| What to work on |
List each line of the data that holds the string "joint".

++++++++++++++++++++

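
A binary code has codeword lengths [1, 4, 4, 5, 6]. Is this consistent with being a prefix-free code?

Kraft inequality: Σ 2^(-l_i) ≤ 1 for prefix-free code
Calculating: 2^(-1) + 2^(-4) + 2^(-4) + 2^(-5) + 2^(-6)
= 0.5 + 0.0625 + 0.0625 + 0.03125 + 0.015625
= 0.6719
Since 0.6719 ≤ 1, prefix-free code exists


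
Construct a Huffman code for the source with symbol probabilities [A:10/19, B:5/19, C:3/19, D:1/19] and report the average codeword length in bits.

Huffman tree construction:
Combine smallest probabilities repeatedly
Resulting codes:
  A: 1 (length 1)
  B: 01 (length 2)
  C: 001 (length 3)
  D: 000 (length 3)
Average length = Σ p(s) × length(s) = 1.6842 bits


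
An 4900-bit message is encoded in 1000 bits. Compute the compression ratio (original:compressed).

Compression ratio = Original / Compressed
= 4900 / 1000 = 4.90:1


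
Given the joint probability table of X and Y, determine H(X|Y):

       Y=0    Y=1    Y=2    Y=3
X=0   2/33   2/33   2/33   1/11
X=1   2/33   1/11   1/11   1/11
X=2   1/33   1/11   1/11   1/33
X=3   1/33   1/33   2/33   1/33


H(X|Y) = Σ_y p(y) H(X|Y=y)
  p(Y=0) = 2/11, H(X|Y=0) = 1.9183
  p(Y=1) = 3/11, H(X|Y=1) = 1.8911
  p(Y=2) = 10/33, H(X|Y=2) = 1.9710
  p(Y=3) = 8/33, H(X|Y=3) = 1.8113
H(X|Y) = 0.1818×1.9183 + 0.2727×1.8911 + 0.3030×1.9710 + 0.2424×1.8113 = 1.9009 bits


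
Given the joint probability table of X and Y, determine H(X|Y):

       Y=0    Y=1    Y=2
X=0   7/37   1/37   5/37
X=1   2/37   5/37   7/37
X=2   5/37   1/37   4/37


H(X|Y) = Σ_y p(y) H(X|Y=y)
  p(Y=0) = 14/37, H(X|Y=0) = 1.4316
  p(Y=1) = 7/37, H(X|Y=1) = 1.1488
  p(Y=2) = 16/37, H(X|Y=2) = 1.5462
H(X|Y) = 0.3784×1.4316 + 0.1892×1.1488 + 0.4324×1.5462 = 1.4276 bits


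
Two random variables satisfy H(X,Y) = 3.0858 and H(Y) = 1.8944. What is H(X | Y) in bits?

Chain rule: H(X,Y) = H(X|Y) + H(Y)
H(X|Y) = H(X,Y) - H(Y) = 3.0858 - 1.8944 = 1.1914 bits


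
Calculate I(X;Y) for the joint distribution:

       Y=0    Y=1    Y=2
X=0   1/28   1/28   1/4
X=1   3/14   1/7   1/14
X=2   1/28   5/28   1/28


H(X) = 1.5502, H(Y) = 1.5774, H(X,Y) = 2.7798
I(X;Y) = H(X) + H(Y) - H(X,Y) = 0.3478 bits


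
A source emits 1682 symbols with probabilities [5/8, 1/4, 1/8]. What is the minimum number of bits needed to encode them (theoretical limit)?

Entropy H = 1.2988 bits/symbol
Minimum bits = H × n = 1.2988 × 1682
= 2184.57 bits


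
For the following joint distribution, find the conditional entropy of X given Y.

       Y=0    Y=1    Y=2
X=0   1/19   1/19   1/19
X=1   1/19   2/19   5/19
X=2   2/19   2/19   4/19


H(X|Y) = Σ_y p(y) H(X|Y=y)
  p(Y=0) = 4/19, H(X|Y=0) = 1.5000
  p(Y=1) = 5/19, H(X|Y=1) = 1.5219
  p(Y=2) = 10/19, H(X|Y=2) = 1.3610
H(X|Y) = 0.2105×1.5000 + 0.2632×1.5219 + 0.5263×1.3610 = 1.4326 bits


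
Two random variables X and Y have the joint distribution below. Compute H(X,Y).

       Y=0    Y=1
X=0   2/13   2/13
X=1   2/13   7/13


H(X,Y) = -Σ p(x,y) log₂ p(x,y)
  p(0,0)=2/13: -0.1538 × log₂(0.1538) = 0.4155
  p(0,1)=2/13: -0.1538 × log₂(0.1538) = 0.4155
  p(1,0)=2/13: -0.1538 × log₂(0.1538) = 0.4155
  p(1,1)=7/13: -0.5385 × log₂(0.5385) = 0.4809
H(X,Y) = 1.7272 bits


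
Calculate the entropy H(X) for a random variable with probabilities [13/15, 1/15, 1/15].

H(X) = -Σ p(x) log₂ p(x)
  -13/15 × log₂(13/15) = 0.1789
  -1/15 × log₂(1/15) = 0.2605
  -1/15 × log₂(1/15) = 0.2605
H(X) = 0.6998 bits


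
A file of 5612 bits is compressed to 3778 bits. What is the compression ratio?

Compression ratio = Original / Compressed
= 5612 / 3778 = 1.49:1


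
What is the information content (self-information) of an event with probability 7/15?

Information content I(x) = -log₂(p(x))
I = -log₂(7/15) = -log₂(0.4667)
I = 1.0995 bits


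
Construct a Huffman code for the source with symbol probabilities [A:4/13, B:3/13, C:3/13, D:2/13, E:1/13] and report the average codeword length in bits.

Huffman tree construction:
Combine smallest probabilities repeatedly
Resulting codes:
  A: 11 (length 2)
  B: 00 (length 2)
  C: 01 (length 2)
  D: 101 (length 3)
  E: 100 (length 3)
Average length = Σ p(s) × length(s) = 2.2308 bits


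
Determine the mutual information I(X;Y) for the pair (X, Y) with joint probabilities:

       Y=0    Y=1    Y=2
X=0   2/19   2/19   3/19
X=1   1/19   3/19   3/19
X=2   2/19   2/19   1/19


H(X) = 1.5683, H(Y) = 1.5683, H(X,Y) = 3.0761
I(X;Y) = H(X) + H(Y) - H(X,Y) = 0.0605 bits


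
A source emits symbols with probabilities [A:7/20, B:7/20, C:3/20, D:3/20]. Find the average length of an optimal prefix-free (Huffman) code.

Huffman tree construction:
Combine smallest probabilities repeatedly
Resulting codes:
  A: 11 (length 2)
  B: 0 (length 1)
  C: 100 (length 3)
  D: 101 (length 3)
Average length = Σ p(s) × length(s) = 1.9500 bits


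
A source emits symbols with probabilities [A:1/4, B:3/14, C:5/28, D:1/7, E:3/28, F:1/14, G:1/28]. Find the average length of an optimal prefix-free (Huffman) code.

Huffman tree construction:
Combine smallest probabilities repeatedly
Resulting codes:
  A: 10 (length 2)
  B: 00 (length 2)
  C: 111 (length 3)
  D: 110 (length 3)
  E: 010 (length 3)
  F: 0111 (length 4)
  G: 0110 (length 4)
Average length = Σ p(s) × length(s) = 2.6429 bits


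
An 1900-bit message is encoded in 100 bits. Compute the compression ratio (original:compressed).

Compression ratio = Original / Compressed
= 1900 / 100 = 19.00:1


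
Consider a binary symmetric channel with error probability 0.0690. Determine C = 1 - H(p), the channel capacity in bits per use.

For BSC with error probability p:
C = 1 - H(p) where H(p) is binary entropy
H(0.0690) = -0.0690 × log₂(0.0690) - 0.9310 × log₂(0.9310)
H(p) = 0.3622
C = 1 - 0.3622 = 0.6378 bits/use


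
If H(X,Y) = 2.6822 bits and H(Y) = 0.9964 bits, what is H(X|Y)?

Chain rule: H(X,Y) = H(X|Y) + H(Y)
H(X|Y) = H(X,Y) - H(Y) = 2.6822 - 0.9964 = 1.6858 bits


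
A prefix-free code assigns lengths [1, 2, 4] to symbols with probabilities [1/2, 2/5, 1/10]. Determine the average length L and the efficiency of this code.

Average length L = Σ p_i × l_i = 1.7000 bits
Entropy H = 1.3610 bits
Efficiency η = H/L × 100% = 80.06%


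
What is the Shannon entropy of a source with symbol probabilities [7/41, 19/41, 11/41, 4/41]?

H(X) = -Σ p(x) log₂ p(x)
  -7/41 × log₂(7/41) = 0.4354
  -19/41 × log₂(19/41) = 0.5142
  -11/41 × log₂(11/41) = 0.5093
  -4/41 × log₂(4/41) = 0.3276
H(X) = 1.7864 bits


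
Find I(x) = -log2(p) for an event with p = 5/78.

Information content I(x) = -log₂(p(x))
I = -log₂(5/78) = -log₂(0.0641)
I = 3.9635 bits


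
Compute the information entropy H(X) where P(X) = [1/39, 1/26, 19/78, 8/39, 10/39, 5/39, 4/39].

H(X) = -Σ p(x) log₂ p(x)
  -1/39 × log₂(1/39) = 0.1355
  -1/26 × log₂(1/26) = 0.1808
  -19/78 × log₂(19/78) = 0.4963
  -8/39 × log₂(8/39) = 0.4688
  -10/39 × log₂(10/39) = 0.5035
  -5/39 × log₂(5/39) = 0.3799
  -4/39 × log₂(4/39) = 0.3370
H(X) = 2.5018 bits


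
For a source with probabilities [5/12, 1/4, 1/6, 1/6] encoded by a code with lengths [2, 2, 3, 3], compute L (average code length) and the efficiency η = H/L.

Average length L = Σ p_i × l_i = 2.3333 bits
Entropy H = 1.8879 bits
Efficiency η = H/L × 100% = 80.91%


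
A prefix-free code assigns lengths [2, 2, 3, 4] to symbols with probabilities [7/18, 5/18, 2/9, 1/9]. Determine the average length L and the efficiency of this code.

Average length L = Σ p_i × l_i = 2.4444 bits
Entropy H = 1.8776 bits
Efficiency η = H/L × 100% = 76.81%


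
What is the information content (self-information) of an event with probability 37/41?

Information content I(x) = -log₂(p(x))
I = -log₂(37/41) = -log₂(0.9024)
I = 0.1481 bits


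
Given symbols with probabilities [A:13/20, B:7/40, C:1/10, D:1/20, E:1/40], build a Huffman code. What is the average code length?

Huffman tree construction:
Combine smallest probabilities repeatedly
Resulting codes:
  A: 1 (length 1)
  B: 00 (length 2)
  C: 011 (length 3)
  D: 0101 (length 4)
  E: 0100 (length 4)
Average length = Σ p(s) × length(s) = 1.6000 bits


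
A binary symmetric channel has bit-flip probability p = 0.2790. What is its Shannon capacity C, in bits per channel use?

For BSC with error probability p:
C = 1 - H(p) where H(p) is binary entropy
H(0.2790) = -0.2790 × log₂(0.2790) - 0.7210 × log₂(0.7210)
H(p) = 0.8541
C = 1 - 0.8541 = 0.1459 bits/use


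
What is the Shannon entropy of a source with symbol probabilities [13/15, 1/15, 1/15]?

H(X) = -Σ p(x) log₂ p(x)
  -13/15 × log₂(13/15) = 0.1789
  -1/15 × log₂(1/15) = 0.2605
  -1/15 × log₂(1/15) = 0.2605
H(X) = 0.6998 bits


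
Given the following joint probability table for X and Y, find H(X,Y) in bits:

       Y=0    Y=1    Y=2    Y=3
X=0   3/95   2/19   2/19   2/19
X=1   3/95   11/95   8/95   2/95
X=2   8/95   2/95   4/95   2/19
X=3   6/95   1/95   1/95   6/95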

++++++++++++++++++++

| Result of this exercise |
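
Given the joint probability table of X and Y, determine H(X|Y):
Given the joint probability table of X and Y, determine H(X|Y):
Calculate I(X;Y) for the joint distribution:
For the following joint distribution, find the conditional entropy of X given Y.
Two random variables X and Y have the joint distribution below. Compute H(X,Y).
Determine the mutual information I(X;Y) for the pair (X, Y) with joint probabilities:
Given the following joint probability table for X and Y, find H(X,Y) in bits: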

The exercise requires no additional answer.